→ Work task
Find the line that contains "(fun (o : Nat)"; then retype it and each line after it, exactly, through the final line of the data below.

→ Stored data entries
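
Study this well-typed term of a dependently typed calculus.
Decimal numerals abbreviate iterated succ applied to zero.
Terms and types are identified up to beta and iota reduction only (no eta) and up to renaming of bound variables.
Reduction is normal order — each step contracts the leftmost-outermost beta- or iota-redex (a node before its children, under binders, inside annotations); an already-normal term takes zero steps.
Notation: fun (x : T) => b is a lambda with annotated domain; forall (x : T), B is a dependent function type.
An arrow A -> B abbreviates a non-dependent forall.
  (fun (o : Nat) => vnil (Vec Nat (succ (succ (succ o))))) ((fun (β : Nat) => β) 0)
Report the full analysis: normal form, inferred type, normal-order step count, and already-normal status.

reduced normal form:
  vnil (Vec Nat 3)
the term's type:
  Vec (Vec Nat 3) 0
reduction steps (normal order): 2
started in normal form: no
first redex: a beta-redex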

→ Answer for the task
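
  (fun (o : Nat) => vnil (Vec Nat (succ (succ (succ o))))) ((fun (β : Nat) => β) 0)
Report the full analysis: normal form, inferred type, normal-order step count, and already-normal status.

reduced normal form:
  vnil (Vec Nat 3)
the term's type:
  Vec (Vec Nat 3) 0
reduction steps (normal order): 2
started in normal form: no
first redex: a beta-redex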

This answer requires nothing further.